# WHAT TO PRODUCE:
Wherever a line in the data below holds "Evaluation", copy that line.
*** Opening of DATA TO PROCESS ***
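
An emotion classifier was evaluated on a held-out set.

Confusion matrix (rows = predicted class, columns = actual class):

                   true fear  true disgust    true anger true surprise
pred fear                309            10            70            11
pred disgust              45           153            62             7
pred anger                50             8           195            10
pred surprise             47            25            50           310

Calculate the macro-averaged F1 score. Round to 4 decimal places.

Per-class F1 score (2·TP/(2·TP+FP+FN)):
  fear: TP=309, FP=10+70+11=91, FN=45+50+47=142 → 618/851 = 0.72620
  disgust: TP=153, FP=45+62+7=114, FN=10+8+25=43 → 306/463 = 0.66091
  anger: TP=195, FP=50+8+10=68, FN=70+62+50=182 → 390/640 = 0.60938
  surprise: TP=310, FP=47+25+50=122, FN=11+7+10=28 → 620/770 = 0.80519
Macro-F1 score = mean = (0.72620 + 0.66091 + 0.60938 + 0.80519) / 4 = 0.7004

0.7004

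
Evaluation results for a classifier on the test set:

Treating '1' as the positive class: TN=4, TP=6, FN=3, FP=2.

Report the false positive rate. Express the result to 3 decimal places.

FPR = FP/(FP+TN) = 2/(2+4) = 0.333

0.333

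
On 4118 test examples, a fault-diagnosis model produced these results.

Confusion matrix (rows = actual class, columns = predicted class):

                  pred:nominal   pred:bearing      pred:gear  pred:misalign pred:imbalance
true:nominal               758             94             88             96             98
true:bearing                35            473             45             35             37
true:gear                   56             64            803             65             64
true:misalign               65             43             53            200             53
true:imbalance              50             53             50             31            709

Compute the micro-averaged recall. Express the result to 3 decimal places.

0.715

Micro-averaging pools counts across classes: ΣTP=2943, ΣFP=1175, ΣFN=1175.
Micro-recall = TP/(TP+FN) on pooled counts = 0.715 (equals overall accuracy in single-label multiclass).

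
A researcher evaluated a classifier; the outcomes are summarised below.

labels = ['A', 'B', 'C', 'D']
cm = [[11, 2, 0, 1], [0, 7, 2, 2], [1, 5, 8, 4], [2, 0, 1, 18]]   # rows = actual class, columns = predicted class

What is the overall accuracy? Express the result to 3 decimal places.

Accuracy = trace / total = (11+7+8+18=44) / 64 = 44/64 = 0.688

0.688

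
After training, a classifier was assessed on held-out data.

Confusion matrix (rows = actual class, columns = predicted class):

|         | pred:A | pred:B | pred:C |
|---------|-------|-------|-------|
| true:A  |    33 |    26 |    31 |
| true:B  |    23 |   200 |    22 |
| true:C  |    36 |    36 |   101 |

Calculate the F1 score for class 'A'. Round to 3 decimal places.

0.363

F1 score = 2·TP/(2·TP+FP+FN).
A: TP=33, FP=23+36=59, FN=26+31=57 → 66/182 = 0.3626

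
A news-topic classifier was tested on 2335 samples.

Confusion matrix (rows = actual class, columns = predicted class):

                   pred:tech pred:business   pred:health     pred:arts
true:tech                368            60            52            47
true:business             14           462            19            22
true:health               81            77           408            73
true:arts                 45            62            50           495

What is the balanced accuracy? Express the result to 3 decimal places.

0.747

Balanced accuracy = mean of per-class recall.
  tech: recall = 368/527 = 0.6983
  business: recall = 462/517 = 0.8936
  health: recall = 408/639 = 0.6385
  arts: recall = 495/652 = 0.7592
Mean = (0.6983 + 0.8936 + 0.6385 + 0.7592) / 4 = 0.747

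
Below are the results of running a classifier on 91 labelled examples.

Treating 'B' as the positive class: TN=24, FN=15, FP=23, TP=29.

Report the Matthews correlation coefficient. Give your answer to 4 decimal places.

MCC = (TP·TN − FP·FN) / √((TP+FP)(TP+FN)(TN+FP)(TN+FN))
Numerator = 29·24 − 23·15 = 351
Denominator = √(52·44·47·39) = √4193904 = 2047.9023
MCC = 351 / 2047.9023 = 0.1714

0.1714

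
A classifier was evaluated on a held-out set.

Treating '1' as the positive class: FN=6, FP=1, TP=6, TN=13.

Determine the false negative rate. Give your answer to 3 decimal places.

0.500

FNR = FN/(FN+TP) = 6/(6+6) = 0.500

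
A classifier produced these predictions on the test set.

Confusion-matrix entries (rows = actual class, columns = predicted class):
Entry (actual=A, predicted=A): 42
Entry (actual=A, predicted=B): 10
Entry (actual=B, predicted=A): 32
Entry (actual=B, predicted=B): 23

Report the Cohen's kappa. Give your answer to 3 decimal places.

0.223

Observed agreement pₒ = trace/N = 65/107 = 0.6075
Expected agreement pₑ = Σ (rowᵢ·colᵢ)/N² = (52·74 + 55·33)/107² = 0.4946
κ = (pₒ − pₑ)/(1 − pₑ) = (0.6075 − 0.4946)/(1 − 0.4946) = 0.223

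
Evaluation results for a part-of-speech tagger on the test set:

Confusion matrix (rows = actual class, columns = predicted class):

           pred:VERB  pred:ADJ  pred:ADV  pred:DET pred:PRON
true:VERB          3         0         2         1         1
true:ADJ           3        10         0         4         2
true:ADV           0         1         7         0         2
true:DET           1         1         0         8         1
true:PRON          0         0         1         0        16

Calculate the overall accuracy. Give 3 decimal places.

0.688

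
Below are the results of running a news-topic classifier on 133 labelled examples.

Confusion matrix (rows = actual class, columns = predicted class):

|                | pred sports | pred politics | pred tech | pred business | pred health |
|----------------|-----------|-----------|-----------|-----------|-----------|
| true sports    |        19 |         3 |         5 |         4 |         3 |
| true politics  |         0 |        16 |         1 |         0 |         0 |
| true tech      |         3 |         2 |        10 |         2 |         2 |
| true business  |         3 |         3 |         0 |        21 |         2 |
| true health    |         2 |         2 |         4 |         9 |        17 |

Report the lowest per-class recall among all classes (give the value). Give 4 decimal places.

Per-class recall (TP/(TP+FN)):
  sports: TP=19, FN=3+5+4+3=15 → 19/34 = 0.55882
  politics: TP=16, FN=0+1+0+0=1 → 16/17 = 0.94118
  tech: TP=10, FN=3+2+2+2=9 → 10/19 = 0.52632
  business: TP=21, FN=3+3+0+2=8 → 21/29 = 0.72414
  health: TP=17, FN=2+2+4+9=17 → 17/34 = 0.50000
Lowest is class 'health' with recall = 0.5000.

0.5000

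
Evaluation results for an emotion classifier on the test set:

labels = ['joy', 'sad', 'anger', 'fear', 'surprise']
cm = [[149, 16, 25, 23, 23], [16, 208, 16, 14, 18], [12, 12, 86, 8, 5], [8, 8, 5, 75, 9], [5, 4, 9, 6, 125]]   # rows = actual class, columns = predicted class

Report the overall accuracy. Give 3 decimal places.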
*** Close of DATA TO PROCESS ***
# EXERCISE RESPONSE:
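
Evaluation results for a classifier on the test set:
Evaluation results for a part-of-speech tagger on the test set:
Evaluation results for an emotion classifier on the test set: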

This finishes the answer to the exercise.